§ Brief
From the first line of the data below through the line holding "age (x)=0: survivors=200, m(x)=0.00", write out each line exactly as it stands.

──────── Raw data

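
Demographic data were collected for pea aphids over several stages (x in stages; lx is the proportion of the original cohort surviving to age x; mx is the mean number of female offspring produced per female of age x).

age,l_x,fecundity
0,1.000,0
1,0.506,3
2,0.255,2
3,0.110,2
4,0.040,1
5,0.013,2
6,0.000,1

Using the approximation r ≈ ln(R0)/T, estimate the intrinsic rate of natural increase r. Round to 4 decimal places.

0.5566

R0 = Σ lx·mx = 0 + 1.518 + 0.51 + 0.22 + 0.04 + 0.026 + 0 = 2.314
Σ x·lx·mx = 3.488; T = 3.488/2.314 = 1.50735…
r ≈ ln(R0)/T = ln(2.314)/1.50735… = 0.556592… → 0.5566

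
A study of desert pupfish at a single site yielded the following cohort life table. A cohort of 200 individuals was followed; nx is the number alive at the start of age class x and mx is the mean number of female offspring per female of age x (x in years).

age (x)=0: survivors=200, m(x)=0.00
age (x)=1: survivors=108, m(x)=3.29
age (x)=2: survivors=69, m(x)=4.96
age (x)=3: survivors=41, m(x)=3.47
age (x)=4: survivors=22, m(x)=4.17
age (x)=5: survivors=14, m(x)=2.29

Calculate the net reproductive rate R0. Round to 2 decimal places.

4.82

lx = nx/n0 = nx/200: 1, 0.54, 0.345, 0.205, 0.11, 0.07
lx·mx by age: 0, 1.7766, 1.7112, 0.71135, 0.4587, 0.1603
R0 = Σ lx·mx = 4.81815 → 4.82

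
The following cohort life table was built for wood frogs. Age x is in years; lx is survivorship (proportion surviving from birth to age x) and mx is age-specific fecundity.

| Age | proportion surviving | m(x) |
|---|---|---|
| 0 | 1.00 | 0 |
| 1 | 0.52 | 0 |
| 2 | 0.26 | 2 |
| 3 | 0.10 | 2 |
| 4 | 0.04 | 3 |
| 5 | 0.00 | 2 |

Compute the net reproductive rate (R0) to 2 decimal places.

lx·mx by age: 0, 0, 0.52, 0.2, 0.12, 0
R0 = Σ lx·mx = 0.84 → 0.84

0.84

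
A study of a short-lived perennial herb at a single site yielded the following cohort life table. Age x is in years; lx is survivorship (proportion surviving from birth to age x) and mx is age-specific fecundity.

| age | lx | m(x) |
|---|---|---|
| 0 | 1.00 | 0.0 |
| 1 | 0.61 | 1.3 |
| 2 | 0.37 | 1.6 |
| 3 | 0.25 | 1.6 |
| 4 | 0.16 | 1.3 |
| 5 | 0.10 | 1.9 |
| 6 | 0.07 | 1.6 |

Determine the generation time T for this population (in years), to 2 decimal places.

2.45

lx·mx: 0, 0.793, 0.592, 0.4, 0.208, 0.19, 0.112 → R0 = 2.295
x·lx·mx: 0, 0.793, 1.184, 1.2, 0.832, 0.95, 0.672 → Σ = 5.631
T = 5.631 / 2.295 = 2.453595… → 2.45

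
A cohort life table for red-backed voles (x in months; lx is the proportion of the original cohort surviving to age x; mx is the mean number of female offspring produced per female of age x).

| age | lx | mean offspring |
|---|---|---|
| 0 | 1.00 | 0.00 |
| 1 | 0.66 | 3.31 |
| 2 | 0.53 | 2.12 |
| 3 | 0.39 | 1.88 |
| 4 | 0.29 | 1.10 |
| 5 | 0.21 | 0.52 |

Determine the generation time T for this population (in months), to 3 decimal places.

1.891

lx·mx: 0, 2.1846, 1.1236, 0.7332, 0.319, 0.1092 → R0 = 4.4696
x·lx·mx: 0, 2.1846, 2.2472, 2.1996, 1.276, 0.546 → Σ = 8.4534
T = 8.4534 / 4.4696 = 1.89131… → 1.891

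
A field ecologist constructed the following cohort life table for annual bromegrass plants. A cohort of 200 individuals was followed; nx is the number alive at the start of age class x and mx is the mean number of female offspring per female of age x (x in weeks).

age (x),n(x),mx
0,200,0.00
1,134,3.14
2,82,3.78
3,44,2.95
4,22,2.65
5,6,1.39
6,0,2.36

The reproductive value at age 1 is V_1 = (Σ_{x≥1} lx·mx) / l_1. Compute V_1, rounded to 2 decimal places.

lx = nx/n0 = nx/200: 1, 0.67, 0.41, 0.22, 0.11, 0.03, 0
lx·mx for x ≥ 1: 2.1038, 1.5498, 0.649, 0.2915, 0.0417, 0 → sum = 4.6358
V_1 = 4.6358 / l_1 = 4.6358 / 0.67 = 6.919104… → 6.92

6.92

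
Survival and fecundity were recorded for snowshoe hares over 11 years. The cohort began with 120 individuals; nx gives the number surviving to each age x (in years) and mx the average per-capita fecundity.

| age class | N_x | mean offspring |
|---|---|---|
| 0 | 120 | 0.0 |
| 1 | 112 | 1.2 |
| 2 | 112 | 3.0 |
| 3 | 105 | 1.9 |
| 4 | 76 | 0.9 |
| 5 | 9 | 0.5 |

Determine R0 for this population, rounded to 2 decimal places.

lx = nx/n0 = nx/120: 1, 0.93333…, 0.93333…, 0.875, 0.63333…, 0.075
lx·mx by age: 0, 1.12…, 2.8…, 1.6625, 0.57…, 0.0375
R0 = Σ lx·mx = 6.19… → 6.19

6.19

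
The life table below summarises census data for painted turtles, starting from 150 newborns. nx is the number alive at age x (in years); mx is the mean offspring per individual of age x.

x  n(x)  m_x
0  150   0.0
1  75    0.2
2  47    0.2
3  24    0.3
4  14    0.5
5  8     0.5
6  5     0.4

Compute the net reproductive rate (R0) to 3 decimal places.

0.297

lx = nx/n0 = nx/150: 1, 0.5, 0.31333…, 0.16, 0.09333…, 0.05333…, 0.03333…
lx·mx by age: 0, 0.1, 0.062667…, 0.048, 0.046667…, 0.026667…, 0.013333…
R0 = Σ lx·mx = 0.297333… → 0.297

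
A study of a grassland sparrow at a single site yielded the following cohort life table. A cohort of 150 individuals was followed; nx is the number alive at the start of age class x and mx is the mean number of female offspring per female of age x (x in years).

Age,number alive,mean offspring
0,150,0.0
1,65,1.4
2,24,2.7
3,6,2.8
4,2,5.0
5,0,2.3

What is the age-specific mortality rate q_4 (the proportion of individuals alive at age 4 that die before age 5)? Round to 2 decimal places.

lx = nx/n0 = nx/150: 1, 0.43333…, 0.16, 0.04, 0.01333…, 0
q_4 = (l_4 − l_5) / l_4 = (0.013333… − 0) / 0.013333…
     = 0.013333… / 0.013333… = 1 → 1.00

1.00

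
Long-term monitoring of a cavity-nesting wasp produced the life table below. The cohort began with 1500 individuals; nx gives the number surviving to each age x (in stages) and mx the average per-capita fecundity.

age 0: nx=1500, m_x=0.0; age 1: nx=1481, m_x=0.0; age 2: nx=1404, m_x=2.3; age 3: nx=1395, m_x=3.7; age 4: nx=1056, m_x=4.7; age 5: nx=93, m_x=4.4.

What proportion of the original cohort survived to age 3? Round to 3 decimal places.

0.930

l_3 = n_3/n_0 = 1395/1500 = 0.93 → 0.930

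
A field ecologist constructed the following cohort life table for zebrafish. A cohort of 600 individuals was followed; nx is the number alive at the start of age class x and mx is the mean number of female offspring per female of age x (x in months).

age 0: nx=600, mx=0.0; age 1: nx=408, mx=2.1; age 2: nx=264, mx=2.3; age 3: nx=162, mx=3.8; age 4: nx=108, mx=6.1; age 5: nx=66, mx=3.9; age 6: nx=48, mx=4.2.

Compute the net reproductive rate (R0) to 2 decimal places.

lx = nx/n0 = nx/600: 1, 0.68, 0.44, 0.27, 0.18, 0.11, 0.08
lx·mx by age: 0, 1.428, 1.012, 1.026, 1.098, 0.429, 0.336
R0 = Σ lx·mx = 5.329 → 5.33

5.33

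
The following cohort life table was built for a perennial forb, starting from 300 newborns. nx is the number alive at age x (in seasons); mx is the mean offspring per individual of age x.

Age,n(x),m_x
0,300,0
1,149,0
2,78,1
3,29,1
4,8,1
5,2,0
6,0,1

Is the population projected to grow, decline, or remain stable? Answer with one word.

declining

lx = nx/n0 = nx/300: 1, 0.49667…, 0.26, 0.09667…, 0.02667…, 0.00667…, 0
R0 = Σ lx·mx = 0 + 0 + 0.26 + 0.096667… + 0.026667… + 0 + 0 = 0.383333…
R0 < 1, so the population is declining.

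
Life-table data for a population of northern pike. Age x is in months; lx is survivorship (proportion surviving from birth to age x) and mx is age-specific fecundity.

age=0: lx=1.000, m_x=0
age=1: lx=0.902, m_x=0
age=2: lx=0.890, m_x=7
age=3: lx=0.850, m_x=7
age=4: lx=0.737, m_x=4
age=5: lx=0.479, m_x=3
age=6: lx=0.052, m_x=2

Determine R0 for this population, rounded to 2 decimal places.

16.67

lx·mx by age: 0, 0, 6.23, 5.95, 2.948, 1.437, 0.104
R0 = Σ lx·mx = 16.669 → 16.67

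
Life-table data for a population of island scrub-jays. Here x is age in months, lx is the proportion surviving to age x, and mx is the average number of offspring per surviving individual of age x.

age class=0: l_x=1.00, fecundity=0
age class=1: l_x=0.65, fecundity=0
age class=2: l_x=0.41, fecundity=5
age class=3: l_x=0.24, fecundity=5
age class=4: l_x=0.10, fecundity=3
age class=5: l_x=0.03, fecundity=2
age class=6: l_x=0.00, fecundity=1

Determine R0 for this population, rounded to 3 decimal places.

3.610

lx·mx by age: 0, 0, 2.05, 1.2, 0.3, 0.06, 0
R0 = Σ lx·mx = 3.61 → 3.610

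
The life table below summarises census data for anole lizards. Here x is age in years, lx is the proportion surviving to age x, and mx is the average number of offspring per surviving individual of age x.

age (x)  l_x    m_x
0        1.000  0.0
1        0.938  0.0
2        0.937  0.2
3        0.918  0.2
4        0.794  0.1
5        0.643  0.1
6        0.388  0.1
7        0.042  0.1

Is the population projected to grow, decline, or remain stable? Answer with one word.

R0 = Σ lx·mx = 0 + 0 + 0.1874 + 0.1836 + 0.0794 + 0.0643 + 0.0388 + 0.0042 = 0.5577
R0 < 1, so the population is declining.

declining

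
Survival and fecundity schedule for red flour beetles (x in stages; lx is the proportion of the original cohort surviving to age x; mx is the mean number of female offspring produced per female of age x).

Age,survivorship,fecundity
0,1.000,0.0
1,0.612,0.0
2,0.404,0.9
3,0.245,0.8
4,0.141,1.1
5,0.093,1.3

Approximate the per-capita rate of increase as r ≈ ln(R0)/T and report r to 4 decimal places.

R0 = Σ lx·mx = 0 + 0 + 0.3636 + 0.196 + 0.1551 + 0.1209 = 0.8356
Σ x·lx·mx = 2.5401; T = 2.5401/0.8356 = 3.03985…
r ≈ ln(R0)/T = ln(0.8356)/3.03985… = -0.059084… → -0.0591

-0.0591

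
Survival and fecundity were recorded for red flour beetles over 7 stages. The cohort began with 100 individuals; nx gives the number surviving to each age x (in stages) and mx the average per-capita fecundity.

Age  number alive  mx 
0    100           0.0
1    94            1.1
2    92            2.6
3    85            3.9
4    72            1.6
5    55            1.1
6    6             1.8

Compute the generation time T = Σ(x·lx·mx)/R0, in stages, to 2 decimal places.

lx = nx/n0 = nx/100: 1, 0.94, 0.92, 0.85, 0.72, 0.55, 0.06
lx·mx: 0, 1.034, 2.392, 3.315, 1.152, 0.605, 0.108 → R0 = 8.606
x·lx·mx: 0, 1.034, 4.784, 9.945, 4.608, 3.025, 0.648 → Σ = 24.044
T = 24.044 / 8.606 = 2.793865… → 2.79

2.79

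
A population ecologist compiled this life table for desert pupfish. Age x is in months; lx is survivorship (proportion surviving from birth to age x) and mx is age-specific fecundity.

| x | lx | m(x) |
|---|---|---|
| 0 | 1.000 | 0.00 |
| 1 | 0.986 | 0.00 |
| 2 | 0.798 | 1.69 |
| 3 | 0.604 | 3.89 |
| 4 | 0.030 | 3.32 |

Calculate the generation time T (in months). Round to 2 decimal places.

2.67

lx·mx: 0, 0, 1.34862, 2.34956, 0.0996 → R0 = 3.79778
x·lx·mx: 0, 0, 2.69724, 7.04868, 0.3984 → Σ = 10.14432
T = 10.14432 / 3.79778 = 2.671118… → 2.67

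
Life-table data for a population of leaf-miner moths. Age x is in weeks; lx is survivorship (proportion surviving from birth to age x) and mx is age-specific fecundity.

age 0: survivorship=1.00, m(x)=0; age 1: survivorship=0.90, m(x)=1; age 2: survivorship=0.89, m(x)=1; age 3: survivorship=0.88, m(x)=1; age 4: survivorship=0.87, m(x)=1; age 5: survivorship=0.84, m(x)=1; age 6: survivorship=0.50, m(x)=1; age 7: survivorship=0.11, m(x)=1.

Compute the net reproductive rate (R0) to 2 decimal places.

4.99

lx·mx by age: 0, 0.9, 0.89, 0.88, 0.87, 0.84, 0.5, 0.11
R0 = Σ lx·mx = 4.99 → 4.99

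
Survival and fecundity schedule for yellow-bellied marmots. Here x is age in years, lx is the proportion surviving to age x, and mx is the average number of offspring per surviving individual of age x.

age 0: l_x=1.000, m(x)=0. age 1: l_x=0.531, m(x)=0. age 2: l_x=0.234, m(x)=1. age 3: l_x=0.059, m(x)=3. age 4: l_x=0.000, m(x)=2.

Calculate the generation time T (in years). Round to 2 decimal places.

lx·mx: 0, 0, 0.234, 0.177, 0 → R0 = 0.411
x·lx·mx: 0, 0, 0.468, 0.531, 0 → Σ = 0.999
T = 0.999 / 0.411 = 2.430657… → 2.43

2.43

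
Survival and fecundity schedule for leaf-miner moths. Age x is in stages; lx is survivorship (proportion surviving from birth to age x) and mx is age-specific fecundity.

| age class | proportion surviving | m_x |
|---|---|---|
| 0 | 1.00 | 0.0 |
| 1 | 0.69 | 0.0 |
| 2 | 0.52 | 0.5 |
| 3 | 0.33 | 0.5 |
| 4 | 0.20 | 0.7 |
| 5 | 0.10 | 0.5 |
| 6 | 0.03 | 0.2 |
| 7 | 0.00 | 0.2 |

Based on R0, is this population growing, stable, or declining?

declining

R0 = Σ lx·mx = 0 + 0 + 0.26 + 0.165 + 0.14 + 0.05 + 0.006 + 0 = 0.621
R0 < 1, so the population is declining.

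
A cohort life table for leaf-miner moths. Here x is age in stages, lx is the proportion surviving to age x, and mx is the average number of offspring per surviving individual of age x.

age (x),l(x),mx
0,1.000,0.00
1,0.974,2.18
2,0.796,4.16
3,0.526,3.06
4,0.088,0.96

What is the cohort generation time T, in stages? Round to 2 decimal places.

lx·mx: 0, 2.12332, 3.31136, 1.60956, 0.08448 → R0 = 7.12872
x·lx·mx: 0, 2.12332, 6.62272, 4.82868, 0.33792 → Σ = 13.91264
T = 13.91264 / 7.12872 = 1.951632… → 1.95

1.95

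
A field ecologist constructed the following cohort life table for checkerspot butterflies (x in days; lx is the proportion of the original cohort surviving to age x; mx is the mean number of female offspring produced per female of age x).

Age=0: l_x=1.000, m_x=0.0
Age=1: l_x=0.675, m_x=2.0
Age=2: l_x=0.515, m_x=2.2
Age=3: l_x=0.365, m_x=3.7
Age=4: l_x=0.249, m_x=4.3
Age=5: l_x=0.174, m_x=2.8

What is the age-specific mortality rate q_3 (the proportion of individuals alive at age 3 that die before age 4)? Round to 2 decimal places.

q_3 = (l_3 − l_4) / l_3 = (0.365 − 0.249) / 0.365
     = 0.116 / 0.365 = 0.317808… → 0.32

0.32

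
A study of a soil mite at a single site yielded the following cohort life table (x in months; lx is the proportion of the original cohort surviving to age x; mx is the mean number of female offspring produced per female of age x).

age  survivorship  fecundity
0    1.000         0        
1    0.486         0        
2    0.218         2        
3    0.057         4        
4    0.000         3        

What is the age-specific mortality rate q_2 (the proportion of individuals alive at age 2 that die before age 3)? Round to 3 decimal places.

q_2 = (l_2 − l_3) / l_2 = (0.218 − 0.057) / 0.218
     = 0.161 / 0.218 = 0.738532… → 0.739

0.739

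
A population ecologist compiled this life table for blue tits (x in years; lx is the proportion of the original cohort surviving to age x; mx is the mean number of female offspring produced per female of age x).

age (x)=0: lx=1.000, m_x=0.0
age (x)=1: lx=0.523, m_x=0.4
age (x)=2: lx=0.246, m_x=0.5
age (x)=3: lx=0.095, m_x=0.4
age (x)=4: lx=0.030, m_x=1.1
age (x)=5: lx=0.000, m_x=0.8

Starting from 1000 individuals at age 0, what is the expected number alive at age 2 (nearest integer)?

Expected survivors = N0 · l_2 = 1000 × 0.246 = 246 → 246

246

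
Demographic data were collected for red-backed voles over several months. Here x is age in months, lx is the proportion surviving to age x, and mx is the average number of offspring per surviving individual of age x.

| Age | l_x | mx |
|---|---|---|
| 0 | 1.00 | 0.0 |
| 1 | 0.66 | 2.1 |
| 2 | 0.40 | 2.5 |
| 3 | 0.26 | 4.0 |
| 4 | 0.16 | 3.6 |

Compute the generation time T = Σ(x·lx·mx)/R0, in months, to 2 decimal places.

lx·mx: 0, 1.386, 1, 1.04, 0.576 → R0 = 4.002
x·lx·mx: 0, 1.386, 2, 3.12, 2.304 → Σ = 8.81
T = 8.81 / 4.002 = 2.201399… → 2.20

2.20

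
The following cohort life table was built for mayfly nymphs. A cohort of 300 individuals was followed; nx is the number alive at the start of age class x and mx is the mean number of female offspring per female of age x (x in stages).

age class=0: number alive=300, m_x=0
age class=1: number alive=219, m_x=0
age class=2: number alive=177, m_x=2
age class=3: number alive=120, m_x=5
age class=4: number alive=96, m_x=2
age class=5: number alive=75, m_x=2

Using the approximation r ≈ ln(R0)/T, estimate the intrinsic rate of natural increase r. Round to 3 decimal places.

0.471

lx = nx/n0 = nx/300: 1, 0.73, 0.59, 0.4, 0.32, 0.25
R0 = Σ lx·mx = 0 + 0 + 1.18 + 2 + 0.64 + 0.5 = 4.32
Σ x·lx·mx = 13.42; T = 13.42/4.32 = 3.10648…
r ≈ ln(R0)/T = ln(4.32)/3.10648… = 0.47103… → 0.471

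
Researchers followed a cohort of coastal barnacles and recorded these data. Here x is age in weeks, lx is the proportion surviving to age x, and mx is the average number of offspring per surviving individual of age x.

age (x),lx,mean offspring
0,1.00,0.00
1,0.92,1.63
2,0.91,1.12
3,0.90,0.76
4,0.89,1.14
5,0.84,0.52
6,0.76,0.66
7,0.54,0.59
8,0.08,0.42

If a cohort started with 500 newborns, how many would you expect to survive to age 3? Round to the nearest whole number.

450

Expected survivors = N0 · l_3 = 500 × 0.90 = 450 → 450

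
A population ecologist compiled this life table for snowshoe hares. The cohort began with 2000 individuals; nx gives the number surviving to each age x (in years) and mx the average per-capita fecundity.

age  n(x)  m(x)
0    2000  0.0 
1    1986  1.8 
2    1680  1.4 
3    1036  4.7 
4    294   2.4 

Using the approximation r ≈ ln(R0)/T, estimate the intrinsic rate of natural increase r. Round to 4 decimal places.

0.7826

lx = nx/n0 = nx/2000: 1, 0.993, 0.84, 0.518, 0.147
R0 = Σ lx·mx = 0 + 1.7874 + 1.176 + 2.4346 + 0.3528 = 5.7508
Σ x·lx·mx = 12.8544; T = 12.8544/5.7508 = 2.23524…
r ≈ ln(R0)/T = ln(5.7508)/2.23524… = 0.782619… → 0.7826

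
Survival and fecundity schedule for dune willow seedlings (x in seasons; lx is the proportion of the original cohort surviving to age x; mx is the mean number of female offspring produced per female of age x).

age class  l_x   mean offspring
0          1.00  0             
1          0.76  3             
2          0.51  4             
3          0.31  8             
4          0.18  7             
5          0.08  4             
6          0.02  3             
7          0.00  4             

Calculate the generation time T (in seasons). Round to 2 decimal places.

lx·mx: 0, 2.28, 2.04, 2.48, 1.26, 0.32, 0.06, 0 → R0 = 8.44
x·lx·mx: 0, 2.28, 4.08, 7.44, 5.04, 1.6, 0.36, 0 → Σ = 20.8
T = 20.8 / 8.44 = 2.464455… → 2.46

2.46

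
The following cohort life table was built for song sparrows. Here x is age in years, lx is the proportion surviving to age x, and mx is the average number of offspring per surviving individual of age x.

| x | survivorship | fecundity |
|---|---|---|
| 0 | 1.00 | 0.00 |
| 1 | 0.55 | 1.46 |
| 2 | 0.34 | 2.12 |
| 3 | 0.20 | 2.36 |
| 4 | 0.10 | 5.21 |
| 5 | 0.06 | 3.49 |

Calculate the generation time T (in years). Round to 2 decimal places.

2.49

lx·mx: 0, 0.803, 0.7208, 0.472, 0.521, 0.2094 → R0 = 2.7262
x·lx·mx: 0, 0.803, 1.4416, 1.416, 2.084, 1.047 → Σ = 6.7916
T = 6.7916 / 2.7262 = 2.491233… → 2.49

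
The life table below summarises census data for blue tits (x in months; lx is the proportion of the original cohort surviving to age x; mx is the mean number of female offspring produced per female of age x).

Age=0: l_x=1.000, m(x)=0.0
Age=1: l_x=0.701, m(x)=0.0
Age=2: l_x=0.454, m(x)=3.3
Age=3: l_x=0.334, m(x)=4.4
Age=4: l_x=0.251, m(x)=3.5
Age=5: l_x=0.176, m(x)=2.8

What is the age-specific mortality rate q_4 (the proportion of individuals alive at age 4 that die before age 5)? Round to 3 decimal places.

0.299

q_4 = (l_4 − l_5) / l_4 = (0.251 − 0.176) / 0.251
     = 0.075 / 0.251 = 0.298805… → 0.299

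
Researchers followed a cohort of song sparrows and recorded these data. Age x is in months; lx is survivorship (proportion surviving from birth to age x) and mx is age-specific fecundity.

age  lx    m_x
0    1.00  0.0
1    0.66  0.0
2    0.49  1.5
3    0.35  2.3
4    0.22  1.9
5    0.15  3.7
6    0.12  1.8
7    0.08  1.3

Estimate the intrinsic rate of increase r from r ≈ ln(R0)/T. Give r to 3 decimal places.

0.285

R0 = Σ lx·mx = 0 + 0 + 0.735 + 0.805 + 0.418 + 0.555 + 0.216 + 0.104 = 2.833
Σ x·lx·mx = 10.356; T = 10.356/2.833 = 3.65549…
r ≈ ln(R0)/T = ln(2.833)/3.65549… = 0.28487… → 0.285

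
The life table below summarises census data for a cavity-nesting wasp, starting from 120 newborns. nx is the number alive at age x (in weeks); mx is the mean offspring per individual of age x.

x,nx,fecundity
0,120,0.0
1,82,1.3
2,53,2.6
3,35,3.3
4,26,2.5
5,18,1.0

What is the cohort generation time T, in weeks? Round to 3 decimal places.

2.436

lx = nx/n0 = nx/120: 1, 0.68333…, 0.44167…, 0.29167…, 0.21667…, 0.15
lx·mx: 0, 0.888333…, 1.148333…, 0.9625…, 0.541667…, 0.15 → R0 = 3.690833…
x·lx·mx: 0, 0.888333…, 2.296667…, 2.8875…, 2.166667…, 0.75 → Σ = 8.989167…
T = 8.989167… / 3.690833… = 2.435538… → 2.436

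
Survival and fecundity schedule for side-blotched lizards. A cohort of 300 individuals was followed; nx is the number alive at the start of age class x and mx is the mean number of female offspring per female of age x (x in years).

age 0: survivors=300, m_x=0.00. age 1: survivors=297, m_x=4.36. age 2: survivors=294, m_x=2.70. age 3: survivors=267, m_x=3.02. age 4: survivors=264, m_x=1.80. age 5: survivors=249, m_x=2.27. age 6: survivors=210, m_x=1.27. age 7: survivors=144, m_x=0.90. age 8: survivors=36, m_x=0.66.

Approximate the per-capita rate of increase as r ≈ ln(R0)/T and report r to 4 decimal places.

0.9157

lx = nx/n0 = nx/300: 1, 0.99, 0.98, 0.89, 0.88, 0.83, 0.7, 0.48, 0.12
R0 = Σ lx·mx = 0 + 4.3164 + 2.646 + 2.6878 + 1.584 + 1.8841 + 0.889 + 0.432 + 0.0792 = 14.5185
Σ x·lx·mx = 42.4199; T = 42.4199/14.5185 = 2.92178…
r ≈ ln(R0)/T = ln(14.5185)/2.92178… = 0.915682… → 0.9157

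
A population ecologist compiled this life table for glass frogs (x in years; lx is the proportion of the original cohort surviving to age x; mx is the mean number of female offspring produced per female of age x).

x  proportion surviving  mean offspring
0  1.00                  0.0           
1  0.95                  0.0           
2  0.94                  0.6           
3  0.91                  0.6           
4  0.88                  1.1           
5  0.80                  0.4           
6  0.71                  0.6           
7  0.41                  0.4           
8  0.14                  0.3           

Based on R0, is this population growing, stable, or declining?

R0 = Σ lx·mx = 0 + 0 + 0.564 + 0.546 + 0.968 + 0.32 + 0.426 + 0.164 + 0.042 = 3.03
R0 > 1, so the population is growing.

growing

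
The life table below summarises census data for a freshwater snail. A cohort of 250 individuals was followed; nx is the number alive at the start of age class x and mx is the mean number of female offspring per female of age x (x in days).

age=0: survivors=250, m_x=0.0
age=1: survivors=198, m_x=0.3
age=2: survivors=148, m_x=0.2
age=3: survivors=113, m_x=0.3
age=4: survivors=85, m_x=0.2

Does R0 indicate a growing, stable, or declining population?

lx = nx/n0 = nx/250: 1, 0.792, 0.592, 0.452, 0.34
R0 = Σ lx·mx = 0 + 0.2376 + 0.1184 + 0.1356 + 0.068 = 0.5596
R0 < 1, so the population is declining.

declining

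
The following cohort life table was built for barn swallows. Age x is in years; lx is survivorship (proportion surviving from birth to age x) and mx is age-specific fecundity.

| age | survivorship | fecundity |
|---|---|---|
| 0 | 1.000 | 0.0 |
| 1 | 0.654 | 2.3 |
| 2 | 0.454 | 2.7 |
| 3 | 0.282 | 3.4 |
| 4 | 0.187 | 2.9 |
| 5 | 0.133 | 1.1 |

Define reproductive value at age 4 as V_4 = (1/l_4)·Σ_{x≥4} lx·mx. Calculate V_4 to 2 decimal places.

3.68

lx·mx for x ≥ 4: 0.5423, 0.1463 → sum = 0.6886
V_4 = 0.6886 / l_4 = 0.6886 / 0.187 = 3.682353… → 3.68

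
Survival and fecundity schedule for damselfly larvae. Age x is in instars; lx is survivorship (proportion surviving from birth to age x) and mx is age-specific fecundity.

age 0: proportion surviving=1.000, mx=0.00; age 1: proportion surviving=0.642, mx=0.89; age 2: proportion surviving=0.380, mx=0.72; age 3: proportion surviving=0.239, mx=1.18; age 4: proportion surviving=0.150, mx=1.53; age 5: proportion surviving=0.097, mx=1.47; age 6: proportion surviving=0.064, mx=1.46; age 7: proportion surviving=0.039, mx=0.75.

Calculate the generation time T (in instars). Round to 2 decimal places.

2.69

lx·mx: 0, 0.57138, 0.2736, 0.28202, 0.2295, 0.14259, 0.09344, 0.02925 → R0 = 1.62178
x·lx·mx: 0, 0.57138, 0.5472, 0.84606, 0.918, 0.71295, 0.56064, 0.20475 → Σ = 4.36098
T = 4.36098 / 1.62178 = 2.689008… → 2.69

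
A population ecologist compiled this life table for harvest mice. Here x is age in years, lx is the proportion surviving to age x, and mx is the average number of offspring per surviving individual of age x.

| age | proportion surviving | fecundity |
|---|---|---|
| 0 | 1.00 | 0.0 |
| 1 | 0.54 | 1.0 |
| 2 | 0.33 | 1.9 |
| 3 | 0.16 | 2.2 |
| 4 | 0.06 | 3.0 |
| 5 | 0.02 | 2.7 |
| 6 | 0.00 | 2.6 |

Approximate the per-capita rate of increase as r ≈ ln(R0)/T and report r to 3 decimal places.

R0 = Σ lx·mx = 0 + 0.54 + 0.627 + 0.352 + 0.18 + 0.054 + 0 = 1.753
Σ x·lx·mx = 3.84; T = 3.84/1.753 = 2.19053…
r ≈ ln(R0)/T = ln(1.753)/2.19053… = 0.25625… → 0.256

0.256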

────────────────

§ Output of the task
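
Demographic data were collected for pea aphids over several stages (x in stages; lx is the proportion of the original cohort surviving to age x; mx is the mean number of female offspring produced per female of age x).

age,l_x,fecundity
0,1.000,0
1,0.506,3
2,0.255,2
3,0.110,2
4,0.040,1
5,0.013,2
6,0.000,1

Using the approximation r ≈ ln(R0)/T, estimate the intrinsic rate of natural increase r. Round to 4 decimal places.

0.5566

R0 = Σ lx·mx = 0 + 1.518 + 0.51 + 0.22 + 0.04 + 0.026 + 0 = 2.314
Σ x·lx·mx = 3.488; T = 3.488/2.314 = 1.50735…
r ≈ ln(R0)/T = ln(2.314)/1.50735… = 0.556592… → 0.5566

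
A study of desert pupfish at a single site yielded the following cohort life table. A cohort of 200 individuals was followed; nx is the number alive at the start of age class x and mx is the mean number of female offspring per female of age x (x in years).

age (x)=0: survivors=200, m(x)=0.00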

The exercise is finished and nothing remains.